_What is expected:_
Look through the entries below and show every line containing the word "each".
== Extracted material ==
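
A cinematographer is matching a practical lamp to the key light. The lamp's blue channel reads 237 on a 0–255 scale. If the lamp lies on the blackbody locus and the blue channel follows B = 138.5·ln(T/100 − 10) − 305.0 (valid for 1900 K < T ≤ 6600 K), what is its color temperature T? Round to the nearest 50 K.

6000 K

ln(t − 10) = (237 + 305.0) / 138.5 = 3.9134.
t − 10 = e^3.9134 = 50.067, so t = 60.067.
T = 100·t = 6007 K → 6000 K to the nearest 50 K.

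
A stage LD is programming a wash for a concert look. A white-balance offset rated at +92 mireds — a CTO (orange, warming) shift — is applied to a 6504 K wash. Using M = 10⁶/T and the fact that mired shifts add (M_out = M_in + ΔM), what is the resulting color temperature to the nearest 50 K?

4050 K

M_in = 10⁶/6504 = 153.75 mireds.
M_out = 153.75 + (+92) = 245.75 mireds.
T_out = 10⁶/245.75 = 4069.2 K → 4050 K.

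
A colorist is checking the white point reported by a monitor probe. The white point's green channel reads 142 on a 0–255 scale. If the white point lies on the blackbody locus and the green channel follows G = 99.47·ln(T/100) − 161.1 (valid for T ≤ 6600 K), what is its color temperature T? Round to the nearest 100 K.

2100 K

ln t = (142 + 161.1) / 99.47 = 3.0471.
t = e^3.0471 = 21.055.
T = 100·t = 2106 K → 2100 K to the nearest 100 K.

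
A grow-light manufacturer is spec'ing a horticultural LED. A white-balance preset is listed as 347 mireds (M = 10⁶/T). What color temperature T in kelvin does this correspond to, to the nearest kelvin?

T = 10⁶ / 347 = 2881.84 K → 2882 K.

2882 K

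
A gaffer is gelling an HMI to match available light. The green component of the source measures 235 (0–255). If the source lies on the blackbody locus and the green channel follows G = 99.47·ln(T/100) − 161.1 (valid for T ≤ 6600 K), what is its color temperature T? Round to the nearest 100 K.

5400 K

ln t = (235 + 161.1) / 99.47 = 3.9821.
t = e^3.9821 = 53.630.
T = 100·t = 5363 K → 5400 K to the nearest 100 K.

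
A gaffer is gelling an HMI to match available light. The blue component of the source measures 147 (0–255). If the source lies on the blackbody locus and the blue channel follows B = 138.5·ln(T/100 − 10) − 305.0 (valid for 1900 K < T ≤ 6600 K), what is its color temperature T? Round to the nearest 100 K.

3600 K

ln(t − 10) = (147 + 305.0) / 138.5 = 3.2635.
t − 10 = e^3.2635 = 26.142, so t = 36.142.
T = 100·t = 3614 K → 3600 K to the nearest 100 K.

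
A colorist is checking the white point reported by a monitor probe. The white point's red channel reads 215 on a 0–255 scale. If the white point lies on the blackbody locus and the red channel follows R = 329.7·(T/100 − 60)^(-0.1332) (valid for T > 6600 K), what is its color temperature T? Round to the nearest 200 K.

(t − 60)^(-0.1332) = 215/329.7 = 0.65211.
t − 60 = 0.65211^(1/-0.1332) = 0.65211^(-7.508) = 24.774, so t = 84.774.
T = 100·t = 8477 K → 8400 K to the nearest 200 K.

8400 K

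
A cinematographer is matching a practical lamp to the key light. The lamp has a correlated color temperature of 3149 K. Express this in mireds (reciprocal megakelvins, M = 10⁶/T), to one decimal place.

M = 10⁶ / 3149 = 317.561 → 317.6 mireds.

317.6 mireds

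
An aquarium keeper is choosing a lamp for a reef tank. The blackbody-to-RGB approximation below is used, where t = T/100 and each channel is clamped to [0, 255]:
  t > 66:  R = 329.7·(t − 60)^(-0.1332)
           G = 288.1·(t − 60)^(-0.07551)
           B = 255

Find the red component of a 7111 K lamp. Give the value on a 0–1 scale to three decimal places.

0.938

t = 7111/100 = 71.11; the t > 66 branch applies.
R = 329.7·(71.11 − 60)^(-0.1332) = 329.7·11.11^(-0.1332) = 329.7·0.72562 = 239.238.
On a 0–1 scale: 239.238/255 = 0.9382 → 0.938.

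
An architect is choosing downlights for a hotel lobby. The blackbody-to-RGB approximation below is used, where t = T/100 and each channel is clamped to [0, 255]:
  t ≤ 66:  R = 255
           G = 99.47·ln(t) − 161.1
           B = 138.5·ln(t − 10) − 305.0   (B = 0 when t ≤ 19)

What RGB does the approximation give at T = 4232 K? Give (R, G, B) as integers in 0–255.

(255, 211, 176)

t = 4232/100 = 42.32; the t ≤ 66 branch applies.
R = 255 by definition for t ≤ 66.
G = 99.47·ln 42.32 − 161.1 = 99.47·3.7453 − 161.1 = 211.441.
B = 138.5·ln(42.32 − 10) − 305.0 = 138.5·ln 32.32 − 305.0 = 138.5·3.4757 − 305.0 = 176.383.
Rounded: (255, 211, 176).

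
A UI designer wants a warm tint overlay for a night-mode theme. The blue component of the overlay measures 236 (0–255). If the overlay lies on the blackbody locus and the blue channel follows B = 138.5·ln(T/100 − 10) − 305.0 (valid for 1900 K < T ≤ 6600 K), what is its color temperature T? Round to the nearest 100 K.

ln(t − 10) = (236 + 305.0) / 138.5 = 3.9061.
t − 10 = e^3.9061 = 49.707, so t = 59.707.
T = 100·t = 5971 K → 6000 K to the nearest 100 K.

6000 K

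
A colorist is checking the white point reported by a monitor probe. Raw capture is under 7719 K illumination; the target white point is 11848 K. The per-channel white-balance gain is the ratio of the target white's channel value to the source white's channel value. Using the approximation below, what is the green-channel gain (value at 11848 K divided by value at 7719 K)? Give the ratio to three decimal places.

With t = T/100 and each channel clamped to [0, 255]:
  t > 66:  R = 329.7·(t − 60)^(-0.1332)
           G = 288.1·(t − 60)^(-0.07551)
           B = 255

At 7719 K (t = 77.19):
  G = 288.1·(77.19 − 60)^(-0.07551) = 288.1·17.19^(-0.07551) = 288.1·0.80672 = 232.417.
At 11848 K (t = 118.48):
  G = 288.1·(118.48 − 60)^(-0.07551) = 288.1·58.48^(-0.07551) = 288.1·0.73548 = 211.893.
Gain = 211.893 / 232.417 = 0.9117 → 0.912.

0.912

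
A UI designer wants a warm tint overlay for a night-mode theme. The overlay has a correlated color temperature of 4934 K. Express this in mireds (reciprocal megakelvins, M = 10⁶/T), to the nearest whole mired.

M = 10⁶ / 4934 = 202.675 → 203 mireds.

203 mireds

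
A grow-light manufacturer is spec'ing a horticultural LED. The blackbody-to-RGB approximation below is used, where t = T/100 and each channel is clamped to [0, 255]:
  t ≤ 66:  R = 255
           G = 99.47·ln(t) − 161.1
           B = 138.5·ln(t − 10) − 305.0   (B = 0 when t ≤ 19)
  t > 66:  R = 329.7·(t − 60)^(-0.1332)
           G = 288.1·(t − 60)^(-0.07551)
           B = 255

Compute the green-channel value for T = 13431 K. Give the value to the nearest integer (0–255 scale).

t = 13431/100 = 134.31; the t > 66 branch applies.
G = 288.1·(134.31 − 60)^(-0.07551) = 288.1·74.31^(-0.07551) = 288.1·0.72230 = 208.094.
Rounded: 208.

208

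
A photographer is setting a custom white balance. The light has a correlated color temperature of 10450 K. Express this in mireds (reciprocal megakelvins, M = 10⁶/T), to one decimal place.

95.7 mireds

M = 10⁶ / 10450 = 95.694 → 95.7 mireds.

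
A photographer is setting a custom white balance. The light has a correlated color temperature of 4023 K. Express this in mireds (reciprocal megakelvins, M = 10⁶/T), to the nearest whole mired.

249 mireds

M = 10⁶ / 4023 = 248.571 → 249 mireds.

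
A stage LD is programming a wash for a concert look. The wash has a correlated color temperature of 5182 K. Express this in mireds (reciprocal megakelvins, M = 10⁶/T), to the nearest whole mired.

M = 10⁶ / 5182 = 192.976 → 193 mireds.

193 mireds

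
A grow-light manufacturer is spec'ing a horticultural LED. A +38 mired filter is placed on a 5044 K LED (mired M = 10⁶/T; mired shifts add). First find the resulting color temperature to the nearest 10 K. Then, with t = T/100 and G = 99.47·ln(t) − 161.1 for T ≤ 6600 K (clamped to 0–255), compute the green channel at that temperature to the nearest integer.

211

M_in = 10⁶/5044 = 198.26; M_out = 198.26 + (+38) = 236.26.
T_out = 10⁶/236.26 = 4232.7 K → 4230 K; t = 42.3.
G = 99.47·ln 42.3 − 161.1 = 99.47·3.7448 − 161.1 = 211.394.
Rounded: 211.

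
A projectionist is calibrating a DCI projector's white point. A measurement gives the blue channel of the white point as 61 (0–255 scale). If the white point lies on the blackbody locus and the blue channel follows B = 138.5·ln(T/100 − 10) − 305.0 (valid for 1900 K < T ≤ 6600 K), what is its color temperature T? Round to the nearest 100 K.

ln(t − 10) = (61 + 305.0) / 138.5 = 2.6426.
t − 10 = e^2.6426 = 14.050, so t = 24.050.
T = 100·t = 2405 K → 2400 K to the nearest 100 K.

2400 K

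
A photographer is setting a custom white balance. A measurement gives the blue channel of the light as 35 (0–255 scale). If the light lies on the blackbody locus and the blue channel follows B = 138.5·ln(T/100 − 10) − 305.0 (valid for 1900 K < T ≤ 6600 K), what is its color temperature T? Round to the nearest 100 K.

2200 K

ln(t − 10) = (35 + 305.0) / 138.5 = 2.4549.
t − 10 = e^2.4549 = 11.645, so t = 21.645.
T = 100·t = 2164 K → 2200 K to the nearest 100 K.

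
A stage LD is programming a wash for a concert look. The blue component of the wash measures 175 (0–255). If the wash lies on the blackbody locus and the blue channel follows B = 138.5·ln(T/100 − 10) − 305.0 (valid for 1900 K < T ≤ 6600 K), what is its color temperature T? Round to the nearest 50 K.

ln(t − 10) = (175 + 305.0) / 138.5 = 3.4657.
t − 10 = e^3.4657 = 31.999, so t = 41.999.
T = 100·t = 4200 K → 4200 K to the nearest 50 K.

4200 K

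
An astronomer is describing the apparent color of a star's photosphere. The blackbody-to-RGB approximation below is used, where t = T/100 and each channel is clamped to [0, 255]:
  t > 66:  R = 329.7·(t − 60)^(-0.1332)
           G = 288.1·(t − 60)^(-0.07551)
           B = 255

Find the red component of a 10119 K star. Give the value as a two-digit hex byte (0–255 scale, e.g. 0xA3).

t = 10119/100 = 101.19; the t > 66 branch applies.
R = 329.7·(101.19 − 60)^(-0.1332) = 329.7·41.19^(-0.1332) = 329.7·0.60941 = 200.923.
Rounded: 201; in hex, 0xC9.

0xC9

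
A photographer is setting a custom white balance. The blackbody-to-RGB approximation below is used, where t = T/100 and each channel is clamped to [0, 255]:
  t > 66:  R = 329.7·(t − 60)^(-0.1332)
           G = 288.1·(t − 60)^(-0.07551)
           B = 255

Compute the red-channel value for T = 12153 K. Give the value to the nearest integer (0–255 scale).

t = 12153/100 = 121.53; the t > 66 branch applies.
R = 329.7·(121.53 − 60)^(-0.1332) = 329.7·61.53^(-0.1332) = 329.7·0.57769 = 190.464.
Rounded: 190.

190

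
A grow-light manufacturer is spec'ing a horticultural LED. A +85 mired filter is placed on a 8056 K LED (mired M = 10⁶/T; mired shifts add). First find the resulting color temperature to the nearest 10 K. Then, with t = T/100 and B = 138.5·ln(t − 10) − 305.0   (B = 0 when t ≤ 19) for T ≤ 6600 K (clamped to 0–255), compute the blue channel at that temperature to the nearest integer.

198

M_in = 10⁶/8056 = 124.13; M_out = 124.13 + (+85) = 209.13.
T_out = 10⁶/209.13 = 4781.7 K → 4780 K; t = 47.8.
B = 138.5·ln(47.8 − 10) − 305.0 = 138.5·ln 37.8 − 305.0 = 138.5·3.6323 − 305.0 = 198.075.
Rounded: 198.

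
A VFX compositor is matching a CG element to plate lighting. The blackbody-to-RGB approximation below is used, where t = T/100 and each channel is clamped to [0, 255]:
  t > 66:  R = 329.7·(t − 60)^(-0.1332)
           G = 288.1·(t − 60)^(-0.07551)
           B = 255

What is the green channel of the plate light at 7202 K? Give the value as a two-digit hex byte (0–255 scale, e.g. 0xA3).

t = 7202/100 = 72.02; the t > 66 branch applies.
G = 288.1·(72.02 − 60)^(-0.07551) = 288.1·12.02^(-0.07551) = 288.1·0.82881 = 238.781.
Rounded: 239; in hex, 0xEF.

0xEF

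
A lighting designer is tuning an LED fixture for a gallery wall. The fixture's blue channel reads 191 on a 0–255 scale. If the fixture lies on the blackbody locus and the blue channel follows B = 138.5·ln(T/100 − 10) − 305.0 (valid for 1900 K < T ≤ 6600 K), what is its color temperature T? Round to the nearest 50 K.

ln(t − 10) = (191 + 305.0) / 138.5 = 3.5812.
t − 10 = e^3.5812 = 35.918, so t = 45.918.
T = 100·t = 4592 K → 4600 K to the nearest 50 K.

4600 K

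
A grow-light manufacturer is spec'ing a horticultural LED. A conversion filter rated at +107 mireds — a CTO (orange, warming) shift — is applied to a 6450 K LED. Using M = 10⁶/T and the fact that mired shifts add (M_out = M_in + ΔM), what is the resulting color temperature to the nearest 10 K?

3820 K

M_in = 10⁶/6450 = 155.04 mireds.
M_out = 155.04 + (+107) = 262.04 mireds.
T_out = 10⁶/262.04 = 3816.2 K → 3820 K.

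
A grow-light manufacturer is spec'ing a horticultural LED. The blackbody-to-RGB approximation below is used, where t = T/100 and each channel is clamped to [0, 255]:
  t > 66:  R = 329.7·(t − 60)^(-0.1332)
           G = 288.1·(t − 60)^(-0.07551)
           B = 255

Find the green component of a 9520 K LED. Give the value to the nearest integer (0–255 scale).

220

t = 9520/100 = 95.2; the t > 66 branch applies.
G = 288.1·(95.2 − 60)^(-0.07551) = 288.1·35.2^(-0.07551) = 288.1·0.76422 = 220.173.
Rounded: 220.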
===
_Response below:_
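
An aquarium keeper is choosing a lamp for a reef tank. The blackbody-to-RGB approximation below is used, where t = T/100 and each channel is clamped to [0, 255]:
An architect is choosing downlights for a hotel lobby. The blackbody-to-RGB approximation below is used, where t = T/100 and each channel is clamped to [0, 255]:
With t = T/100 and each channel clamped to [0, 255]:
A grow-light manufacturer is spec'ing a horticultural LED. The blackbody-to-RGB approximation below is used, where t = T/100 and each channel is clamped to [0, 255]:
An astronomer is describing the apparent color of a star's photosphere. The blackbody-to-RGB approximation below is used, where t = T/100 and each channel is clamped to [0, 255]:
A photographer is setting a custom white balance. The blackbody-to-RGB approximation below is used, where t = T/100 and each channel is clamped to [0, 255]:
A VFX compositor is matching a CG element to plate lighting. The blackbody-to-RGB approximation below is used, where t = T/100 and each channel is clamped to [0, 255]:
A grow-light manufacturer is spec'ing a horticultural LED. The blackbody-to-RGB approximation below is used, where t = T/100 and each channel is clamped to [0, 255]: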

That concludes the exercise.